• [WHAT YOU NEED TO DO] Work out how many lines of the records hold the string "alphabet", and reply with that number alone.

• [SUPPLIED DATA]
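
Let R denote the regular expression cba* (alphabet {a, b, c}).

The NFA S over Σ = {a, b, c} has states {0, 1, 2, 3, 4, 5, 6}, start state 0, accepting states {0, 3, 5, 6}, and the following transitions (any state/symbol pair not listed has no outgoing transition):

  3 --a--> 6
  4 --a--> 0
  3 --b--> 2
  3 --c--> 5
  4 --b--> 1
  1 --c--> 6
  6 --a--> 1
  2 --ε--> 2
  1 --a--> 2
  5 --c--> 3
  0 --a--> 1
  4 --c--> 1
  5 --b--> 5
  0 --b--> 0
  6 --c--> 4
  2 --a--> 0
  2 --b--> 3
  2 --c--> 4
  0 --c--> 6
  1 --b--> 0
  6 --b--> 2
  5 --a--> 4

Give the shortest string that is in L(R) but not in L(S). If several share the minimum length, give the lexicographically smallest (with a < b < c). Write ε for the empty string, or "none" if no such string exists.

cb

The string cb is accepted by R but not by S.
No shorter string lies in the difference, and cb is the lexicographically first length-2 string in L(R) \ L(S).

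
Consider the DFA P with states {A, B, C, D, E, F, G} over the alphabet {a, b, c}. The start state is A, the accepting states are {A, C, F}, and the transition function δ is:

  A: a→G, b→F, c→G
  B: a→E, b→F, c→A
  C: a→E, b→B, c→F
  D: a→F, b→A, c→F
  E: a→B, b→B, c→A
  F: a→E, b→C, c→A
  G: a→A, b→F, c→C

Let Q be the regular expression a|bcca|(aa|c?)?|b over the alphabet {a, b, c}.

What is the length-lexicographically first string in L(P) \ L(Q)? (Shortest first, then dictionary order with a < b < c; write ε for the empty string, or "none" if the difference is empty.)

ab

The string ab is accepted by P but not by Q.
No shorter string lies in the difference, and ab is the lexicographically first length-2 string in L(P) \ L(Q).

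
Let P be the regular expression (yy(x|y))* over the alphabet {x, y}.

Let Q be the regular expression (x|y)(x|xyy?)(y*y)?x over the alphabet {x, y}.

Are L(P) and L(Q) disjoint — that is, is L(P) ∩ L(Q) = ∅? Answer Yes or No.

Yes

Converting the expression P to a DFA (subset construction, then merging equivalent states) gives the minimal DFA with states {p0, p1, p2, p3}, start state p0, accepting states {p0} and transitions p0: x→p1, y→p2; p1: x→p1, y→p1; p2: x→p1, y→p3; p3: x→p0, y→p0.
Converting the expression Q to a DFA (subset construction, then merging equivalent states) gives the minimal DFA with states {q0, q1, q2, q3, q4}, start state q0, accepting states {q4} and transitions q0: x→q1, y→q1; q1: x→q2, y→q3; q2: x→q4, y→q2; q3: x→q3, y→q3; q4: x→q3, y→q3.
Exploring the product automaton P × Q from the start pair (p0, q0), following both machines on each input symbol, reaches 9 state pairs: (p0, q0), (p1, q1), (p2, q1), (p1, q2), (p1, q3), (p3, q3), (p1, q4), (p0, q3), (p2, q3).
P accepts in {p0} and Q accepts in {q4}; no reachable pair has both components accepting, so no string drives both machines to acceptance simultaneously and L(P) ∩ L(Q) = ∅.
So no string is accepted by both, and the intersection is empty.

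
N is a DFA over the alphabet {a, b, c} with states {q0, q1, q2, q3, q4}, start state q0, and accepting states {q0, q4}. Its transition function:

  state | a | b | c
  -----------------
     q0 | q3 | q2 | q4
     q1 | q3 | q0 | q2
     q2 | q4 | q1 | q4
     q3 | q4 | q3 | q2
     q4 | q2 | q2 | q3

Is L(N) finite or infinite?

infinite

State q0 is reachable from the start and can reach an accepting state, and it lies on the cycle q0 → q2 → q1 → q0.
Traversing that cycle any number of times yields accepted strings of unbounded length, so the language is infinite.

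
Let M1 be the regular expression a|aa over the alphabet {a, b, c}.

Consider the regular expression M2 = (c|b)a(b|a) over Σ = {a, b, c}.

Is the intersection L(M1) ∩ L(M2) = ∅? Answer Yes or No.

Yes

Converting the expression M1 to a DFA (subset construction, then merging equivalent states) gives the minimal DFA with states {r0, r1, r2, r3}, start state r0, accepting states {r1, r3} and transitions r0: a→r1, b→r2, c→r2; r1: a→r3, b→r2, c→r2; r2: a→r2, b→r2, c→r2; r3: a→r2, b→r2, c→r2.
Converting the expression M2 to a DFA (subset construction, then merging equivalent states) gives the minimal DFA with states {t0, t1, t2, t3, t4}, start state t0, accepting states {t4} and transitions t0: a→t1, b→t2, c→t2; t1: a→t1, b→t1, c→t1; t2: a→t3, b→t1, c→t1; t3: a→t4, b→t4, c→t1; t4: a→t1, b→t1, c→t1.
Exploring the product automaton M1 × M2 from the start pair (r0, t0), following both machines on each input symbol, reaches 7 state pairs: (r0, t0), (r1, t1), (r2, t2), (r3, t1), (r2, t1), (r2, t3), (r2, t4).
M1 accepts in {r1, r3} and M2 accepts in {t4}; no reachable pair has both components accepting, so no string drives both machines to acceptance simultaneously and L(M1) ∩ L(M2) = ∅.
So no string is accepted by both, and the intersection is empty.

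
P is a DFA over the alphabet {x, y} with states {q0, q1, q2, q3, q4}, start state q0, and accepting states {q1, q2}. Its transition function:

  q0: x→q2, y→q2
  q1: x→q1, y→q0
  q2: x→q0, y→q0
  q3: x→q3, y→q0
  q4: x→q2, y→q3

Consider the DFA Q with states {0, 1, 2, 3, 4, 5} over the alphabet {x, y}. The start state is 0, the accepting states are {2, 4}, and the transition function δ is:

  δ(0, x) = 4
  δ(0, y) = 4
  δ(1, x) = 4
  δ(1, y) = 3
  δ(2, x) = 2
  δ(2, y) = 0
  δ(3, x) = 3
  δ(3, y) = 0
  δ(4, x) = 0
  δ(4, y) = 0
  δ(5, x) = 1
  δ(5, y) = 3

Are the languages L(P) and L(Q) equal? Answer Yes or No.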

• [ANSWER TO THIS EXERCISE] 9